Saved data entries:
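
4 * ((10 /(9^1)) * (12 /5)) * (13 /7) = 416 /21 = 19.81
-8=-8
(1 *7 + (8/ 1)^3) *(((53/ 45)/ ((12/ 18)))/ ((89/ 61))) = 559309/ 890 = 628.44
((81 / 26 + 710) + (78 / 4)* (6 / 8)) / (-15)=-15137 / 312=-48.52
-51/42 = -17/14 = -1.21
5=5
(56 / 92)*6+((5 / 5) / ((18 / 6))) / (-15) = 3757 / 1035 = 3.63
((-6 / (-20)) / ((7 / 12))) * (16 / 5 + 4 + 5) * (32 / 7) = 35136 / 1225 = 28.68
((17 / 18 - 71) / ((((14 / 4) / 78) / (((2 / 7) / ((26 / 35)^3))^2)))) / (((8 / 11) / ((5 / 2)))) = -28592265625 / 10967424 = -2607.02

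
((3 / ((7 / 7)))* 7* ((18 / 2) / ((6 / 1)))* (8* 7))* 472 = 832608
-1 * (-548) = 548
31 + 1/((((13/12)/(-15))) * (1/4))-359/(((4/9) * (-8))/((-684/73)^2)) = 8840.10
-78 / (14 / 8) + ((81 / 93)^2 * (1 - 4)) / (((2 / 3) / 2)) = -345759 / 6727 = -51.40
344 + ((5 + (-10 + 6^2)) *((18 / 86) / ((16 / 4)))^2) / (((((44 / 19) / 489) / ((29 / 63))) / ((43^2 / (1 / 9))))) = 678256561 / 4928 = 137633.23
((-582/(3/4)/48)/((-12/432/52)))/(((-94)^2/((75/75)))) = 7566/2209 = 3.43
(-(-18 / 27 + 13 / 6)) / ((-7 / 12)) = 18 / 7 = 2.57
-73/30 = -2.43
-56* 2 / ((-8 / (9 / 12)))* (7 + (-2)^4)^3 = 255507 / 2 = 127753.50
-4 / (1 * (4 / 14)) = -14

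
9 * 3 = 27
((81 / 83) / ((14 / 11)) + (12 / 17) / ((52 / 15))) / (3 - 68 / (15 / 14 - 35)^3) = 26707338421875 / 82613772730034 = 0.32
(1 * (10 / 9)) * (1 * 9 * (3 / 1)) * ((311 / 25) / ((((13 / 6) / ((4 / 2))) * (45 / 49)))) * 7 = 853384 / 325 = 2625.80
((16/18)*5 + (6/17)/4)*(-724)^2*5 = 1817580280/153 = 11879609.67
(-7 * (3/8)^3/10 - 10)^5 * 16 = -358385832661851514975949/219902325555200000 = -1629750.08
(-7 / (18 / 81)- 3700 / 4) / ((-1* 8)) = 1913 / 16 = 119.56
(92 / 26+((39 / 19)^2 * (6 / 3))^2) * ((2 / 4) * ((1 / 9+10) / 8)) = 442027943 / 9383112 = 47.11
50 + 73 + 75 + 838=1036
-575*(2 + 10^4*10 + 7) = -57505175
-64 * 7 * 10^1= -4480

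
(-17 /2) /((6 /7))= -119 /12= -9.92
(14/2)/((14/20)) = 10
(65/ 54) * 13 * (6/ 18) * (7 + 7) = 5915/ 81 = 73.02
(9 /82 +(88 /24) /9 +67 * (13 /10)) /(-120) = -484961 /664200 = -0.73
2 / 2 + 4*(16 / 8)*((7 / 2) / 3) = 31 / 3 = 10.33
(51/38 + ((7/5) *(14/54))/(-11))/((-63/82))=-3028793/1777545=-1.70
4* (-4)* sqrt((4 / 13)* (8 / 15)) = -64* sqrt(390) / 195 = -6.48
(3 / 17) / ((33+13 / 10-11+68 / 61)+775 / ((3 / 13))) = 5490 / 105237293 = 0.00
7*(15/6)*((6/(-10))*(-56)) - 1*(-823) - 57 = 1354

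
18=18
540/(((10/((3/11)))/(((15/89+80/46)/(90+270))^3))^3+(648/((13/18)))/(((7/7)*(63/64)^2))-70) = 0.00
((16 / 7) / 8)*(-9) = -2.57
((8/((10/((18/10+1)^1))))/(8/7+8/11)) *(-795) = -28567/30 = -952.23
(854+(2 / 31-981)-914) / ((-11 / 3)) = 96807 / 341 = 283.89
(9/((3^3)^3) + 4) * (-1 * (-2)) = 17498/2187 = 8.00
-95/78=-1.22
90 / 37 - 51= -1797 / 37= -48.57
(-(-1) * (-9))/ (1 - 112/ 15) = 135/ 97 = 1.39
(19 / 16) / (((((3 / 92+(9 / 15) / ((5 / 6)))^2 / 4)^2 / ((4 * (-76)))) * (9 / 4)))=-646544646400000000 / 80803613180889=-8001.43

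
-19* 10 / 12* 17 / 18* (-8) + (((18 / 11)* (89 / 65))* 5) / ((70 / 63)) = 129.71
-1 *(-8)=8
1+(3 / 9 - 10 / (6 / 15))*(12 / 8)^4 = -991 / 8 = -123.88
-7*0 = 0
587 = 587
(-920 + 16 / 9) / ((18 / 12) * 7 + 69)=-16528 / 1431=-11.55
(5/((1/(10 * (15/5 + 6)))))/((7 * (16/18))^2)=18225/1568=11.62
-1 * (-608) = 608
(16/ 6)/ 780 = 2/ 585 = 0.00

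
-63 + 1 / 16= -1007 / 16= -62.94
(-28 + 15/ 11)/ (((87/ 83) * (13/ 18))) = -35.19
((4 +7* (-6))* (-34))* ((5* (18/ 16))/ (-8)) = -908.44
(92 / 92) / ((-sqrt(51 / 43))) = -sqrt(2193) / 51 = -0.92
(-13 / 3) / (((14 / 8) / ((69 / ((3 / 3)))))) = -1196 / 7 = -170.86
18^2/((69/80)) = 8640/23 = 375.65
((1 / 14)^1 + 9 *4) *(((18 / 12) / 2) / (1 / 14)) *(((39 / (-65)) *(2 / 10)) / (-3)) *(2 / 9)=101 / 30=3.37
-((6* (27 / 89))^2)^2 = -688747536 / 62742241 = -10.98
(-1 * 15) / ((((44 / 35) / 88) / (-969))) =1017450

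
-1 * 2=-2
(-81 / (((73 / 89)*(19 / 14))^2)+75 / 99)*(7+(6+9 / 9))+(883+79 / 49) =-62027990056 / 3110734473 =-19.94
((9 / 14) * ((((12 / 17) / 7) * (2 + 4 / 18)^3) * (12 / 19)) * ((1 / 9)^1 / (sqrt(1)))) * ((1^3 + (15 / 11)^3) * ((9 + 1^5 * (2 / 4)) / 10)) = 15059200 / 89806563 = 0.17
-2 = -2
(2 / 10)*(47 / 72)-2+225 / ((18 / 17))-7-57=52787 / 360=146.63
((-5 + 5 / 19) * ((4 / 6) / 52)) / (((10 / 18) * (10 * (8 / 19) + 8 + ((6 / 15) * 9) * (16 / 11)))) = -1485 / 237016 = -0.01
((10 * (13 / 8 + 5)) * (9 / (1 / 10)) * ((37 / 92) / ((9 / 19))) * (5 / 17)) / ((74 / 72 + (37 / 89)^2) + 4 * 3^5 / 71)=23573392052625 / 235756783666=99.99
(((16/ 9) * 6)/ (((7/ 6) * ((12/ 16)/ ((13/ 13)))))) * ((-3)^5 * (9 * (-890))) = 23727908.57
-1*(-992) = 992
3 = 3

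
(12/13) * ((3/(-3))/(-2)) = 6/13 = 0.46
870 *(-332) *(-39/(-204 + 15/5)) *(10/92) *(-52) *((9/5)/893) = 878651280/1376113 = 638.50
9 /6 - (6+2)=-13 /2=-6.50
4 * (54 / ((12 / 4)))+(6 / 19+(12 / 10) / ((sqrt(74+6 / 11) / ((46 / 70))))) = 69 * sqrt(2255) / 35875+1374 / 19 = 72.41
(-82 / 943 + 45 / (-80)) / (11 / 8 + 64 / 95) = -22705 / 71622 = -0.32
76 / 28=2.71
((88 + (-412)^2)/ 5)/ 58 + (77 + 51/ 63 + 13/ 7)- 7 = 286358/ 435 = 658.29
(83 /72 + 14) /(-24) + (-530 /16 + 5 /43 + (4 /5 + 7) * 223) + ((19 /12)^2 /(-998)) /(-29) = 9170619355423 /5376265920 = 1705.76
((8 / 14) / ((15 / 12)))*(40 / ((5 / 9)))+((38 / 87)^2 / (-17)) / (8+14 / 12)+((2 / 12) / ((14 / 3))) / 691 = 1502221256509 / 45642028740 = 32.91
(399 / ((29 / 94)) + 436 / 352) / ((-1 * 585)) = -3303689 / 1492920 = -2.21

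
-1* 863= -863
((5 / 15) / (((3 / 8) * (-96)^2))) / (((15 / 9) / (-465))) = -31 / 1152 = -0.03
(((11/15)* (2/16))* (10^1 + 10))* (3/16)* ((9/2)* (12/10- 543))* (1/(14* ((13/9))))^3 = -27930177/275591680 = -0.10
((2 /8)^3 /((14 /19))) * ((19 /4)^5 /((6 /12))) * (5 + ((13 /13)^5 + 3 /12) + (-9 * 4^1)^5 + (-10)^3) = -11378925089861199 /1835008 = -6201022060.86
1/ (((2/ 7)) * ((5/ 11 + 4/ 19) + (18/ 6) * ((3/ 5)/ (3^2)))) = 7315/ 1808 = 4.05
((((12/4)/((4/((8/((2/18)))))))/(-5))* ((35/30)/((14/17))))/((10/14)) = -1071/50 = -21.42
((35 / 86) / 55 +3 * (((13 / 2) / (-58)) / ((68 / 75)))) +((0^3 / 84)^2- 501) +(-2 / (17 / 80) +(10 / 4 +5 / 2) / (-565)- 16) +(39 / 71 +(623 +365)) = 13822483996005 / 29934005552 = 461.77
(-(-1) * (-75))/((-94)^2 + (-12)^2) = -15/1796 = -0.01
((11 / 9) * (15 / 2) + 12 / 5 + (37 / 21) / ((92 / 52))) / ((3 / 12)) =121354 / 2415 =50.25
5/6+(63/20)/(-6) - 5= -563/120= -4.69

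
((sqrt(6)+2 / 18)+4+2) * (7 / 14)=4.28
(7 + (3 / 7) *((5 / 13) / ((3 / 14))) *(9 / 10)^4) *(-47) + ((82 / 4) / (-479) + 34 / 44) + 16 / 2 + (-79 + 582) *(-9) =-333648243723 / 68497000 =-4870.99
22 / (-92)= -0.24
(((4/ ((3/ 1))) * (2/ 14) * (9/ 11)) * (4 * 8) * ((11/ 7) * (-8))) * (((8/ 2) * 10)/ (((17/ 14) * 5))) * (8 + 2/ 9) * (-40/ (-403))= -48496640/ 143871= -337.08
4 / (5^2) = 4 / 25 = 0.16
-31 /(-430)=31 /430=0.07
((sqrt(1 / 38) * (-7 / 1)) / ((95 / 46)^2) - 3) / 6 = -1 / 2 - 3703 * sqrt(38) / 514425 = -0.54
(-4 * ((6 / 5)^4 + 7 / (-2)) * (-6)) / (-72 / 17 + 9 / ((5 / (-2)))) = 4.37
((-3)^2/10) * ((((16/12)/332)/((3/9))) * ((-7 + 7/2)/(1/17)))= -1071/1660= -0.65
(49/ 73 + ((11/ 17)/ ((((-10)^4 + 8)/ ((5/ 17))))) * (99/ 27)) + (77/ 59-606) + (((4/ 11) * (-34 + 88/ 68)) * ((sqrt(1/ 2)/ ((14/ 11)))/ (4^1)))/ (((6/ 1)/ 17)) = -608.70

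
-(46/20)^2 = -529/100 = -5.29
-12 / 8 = -3 / 2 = -1.50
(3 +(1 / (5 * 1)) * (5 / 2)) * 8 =28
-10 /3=-3.33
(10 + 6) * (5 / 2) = 40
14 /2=7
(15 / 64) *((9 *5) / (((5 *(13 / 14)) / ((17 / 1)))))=16065 / 416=38.62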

TASK
After going through the entries, say how many lines contain the string "sqrt". Nothing else belongs in the reply.

SOLVED PROBLEM
7